PROMPT: Transcribe the listing precisely, entry by entry.

RECORDED INFORMATION:
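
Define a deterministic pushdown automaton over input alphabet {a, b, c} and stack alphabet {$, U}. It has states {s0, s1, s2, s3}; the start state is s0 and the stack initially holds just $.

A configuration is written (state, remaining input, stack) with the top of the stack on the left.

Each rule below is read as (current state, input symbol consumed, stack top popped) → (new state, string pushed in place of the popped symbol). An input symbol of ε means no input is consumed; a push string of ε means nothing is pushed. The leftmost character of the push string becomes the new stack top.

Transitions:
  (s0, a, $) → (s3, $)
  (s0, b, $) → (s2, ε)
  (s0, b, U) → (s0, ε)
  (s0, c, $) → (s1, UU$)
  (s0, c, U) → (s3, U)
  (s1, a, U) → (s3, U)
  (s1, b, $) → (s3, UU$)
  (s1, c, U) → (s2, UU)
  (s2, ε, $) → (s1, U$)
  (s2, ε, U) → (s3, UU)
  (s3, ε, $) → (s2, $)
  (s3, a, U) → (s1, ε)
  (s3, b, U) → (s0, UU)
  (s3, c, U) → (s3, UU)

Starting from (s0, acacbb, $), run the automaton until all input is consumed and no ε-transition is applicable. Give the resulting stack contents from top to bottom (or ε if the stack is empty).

(s0, acacbb, $)
  read a, top $: go to s3, push $ → (s3, cacbb, $)
  ε-move, top $: go to s2, push $ → (s2, cacbb, $)
  ε-move, top $: go to s1, push U$ → (s1, cacbb, U$)
  read c, top U: go to s2, push UU → (s2, acbb, UU$)
  ε-move, top U: go to s3, push UU → (s3, acbb, UUU$)
  read a, top U: go to s1, push ε → (s1, cbb, UU$)
  read c, top U: go to s2, push UU → (s2, bb, UUU$)
  ε-move, top U: go to s3, push UU → (s3, bb, UUUU$)
  read b, top U: go to s0, push UU → (s0, b, UUUUU$)
  read b, top U: go to s0, push ε → (s0, ε, UUUU$)
All input consumed in state s0 with stack UUUU$.

UUUU$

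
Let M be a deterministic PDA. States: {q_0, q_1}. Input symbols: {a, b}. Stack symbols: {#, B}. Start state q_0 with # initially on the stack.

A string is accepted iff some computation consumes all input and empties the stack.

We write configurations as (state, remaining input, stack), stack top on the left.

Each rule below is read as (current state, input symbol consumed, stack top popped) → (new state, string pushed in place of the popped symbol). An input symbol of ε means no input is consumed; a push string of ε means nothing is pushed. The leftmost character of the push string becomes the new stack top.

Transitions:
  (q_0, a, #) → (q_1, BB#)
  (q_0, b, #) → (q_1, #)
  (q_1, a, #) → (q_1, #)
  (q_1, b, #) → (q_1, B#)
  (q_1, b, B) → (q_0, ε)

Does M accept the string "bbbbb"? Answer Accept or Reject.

Reject

(q_0, bbbbb, #) ⊢ (q_1, bbbb, #) ⊢ (q_1, bbb, B#) ⊢ (q_0, bb, #) ⊢ (q_1, b, #) ⊢ (q_1, ε, B#)
All input consumed; stack is B#, not empty, and no further ε-move applies.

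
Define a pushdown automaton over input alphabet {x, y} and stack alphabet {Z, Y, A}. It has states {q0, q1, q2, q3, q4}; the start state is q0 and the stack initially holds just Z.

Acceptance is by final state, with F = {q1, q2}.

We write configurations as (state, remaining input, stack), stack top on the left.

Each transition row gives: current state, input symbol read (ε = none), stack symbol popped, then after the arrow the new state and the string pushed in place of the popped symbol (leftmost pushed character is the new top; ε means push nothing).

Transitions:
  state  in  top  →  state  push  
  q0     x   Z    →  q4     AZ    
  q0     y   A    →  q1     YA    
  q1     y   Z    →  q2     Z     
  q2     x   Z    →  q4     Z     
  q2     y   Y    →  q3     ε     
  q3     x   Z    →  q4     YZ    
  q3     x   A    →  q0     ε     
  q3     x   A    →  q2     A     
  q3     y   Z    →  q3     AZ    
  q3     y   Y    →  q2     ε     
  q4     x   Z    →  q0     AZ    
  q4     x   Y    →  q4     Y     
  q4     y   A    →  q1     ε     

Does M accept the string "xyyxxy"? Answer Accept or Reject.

Accept

One accepting computation: (q0, xyyxxy, Z) ⊢ (q4, yyxxy, AZ) ⊢ (q1, yxxy, Z) ⊢ (q2, xxy, Z) ⊢ (q4, xy, Z) ⊢ (q0, y, AZ) ⊢ (q1, ε, YAZ)
All input consumed and state q1 ∈ F.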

RESPONSE BELOW:
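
Define a deterministic pushdown automaton over input alphabet {a, b, c} and stack alphabet {$, U}. It has states {s0, s1, s2, s3}; the start state is s0 and the stack initially holds just $.

A configuration is written (state, remaining input, stack) with the top of the stack on the left.

Each rule below is read as (current state, input symbol consumed, stack top popped) → (new state, string pushed in place of the popped symbol). An input symbol of ε means no input is consumed; a push string of ε means nothing is pushed. The leftmost character of the push string becomes the new stack top.

Transitions:
  (s0, a, $) → (s3, $)
  (s0, b, $) → (s2, ε)
  (s0, b, U) → (s0, ε)
  (s0, c, $) → (s1, UU$)
  (s0, c, U) → (s3, U)
  (s1, a, U) → (s3, U)
  (s1, b, $) → (s3, UU$)
  (s1, c, U) → (s2, UU)
  (s2, ε, $) → (s1, U$)
  (s2, ε, U) → (s3, UU)
  (s3, ε, $) → (s2, $)
  (s3, a, U) → (s1, ε)
  (s3, b, U) → (s0, UU)
  (s3, c, U) → (s3, UU)

Starting from (s0, acacbb, $), run the automaton until all input is consumed and no ε-transition is applicable. Give the resulting stack contents from top to bottom (or ε if the stack is empty).

(s0, acacbb, $)
  read a, top $: go to s3, push $ → (s3, cacbb, $)
  ε-move, top $: go to s2, push $ → (s2, cacbb, $)
  ε-move, top $: go to s1, push U$ → (s1, cacbb, U$)
  read c, top U: go to s2, push UU → (s2, acbb, UU$)
  ε-move, top U: go to s3, push UU → (s3, acbb, UUU$)
  read a, top U: go to s1, push ε → (s1, cbb, UU$)
  read c, top U: go to s2, push UU → (s2, bb, UUU$)
  ε-move, top U: go to s3, push UU → (s3, bb, UUUU$)
  read b, top U: go to s0, push UU → (s0, b, UUUUU$)
  read b, top U: go to s0, push ε → (s0, ε, UUUU$)
All input consumed in state s0 with stack UUUU$.

UUUU$

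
Let M be a deterministic PDA. States: {q_0, q_1}. Input symbols: {a, b}. Stack symbols: {#, B}. Start state q_0 with # initially on the stack.

A string is accepted iff some computation consumes all input and empties the stack.

We write configurations as (state, remaining input, stack), stack top on the left.

Each rule below is read as (current state, input symbol consumed, stack top popped) → (new state, string pushed in place of the popped symbol). An input symbol of ε means no input is consumed; a push string of ε means nothing is pushed. The leftmost character of the push string becomes the new stack top.

Transitions:
  (q_0, a, #) → (q_1, BB#)
  (q_0, b, #) → (q_1, #)
  (q_1, a, #) → (q_1, #)
  (q_1, b, #) → (q_1, B#)
  (q_1, b, B) → (q_0, ε)

Does M accept the string "bbbbb"? Answer Accept or Reject.

Reject

(q_0, bbbbb, #) ⊢ (q_1, bbbb, #) ⊢ (q_1, bbb, B#) ⊢ (q_0, bb, #) ⊢ (q_1, b, #) ⊢ (q_1, ε, B#)
All input consumed; stack is B#, not empty, and no further ε-move applies.

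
Define a pushdown automaton over input alphabet {x, y} and stack alphabet {Z, Y, A}. It has states {q0, q1, q2, q3, q4}; the start state is q0 and the stack initially holds just Z.

Acceptance is by final state, with F = {q1, q2}.

We write configurations as (state, remaining input, stack), stack top on the left.

Each transition row gives: current state, input symbol read (ε = none), stack symbol popped, then after the arrow the new state and the string pushed in place of the popped symbol (leftmost pushed character is the new top; ε means push nothing).

Transitions:
  state  in  top  →  state  push  
  q0     x   Z    →  q4     AZ    
  q0     y   A    →  q1     YA    
  q1     y   Z    →  q2     Z     
  q2     x   Z    →  q4     Z     
  q2     y   Y    →  q3     ε     
  q3     x   Z    →  q4     YZ    
  q3     x   A    →  q0     ε     
  q3     x   A    →  q2     A     
  q3     y   Z    →  q3     AZ    
  q3     y   Y    →  q2     ε     
  q4     x   Z    →  q0     AZ    
  q4     x   Y    →  q4     Y     
  q4     y   A    →  q1     ε     

Does M accept the string "xyyxxy"? Answer Accept or Reject.

Accept

One accepting computation: (q0, xyyxxy, Z) ⊢ (q4, yyxxy, AZ) ⊢ (q1, yxxy, Z) ⊢ (q2, xxy, Z) ⊢ (q4, xy, Z) ⊢ (q0, y, AZ) ⊢ (q1, ε, YAZ)
All input consumed and state q1 ∈ F.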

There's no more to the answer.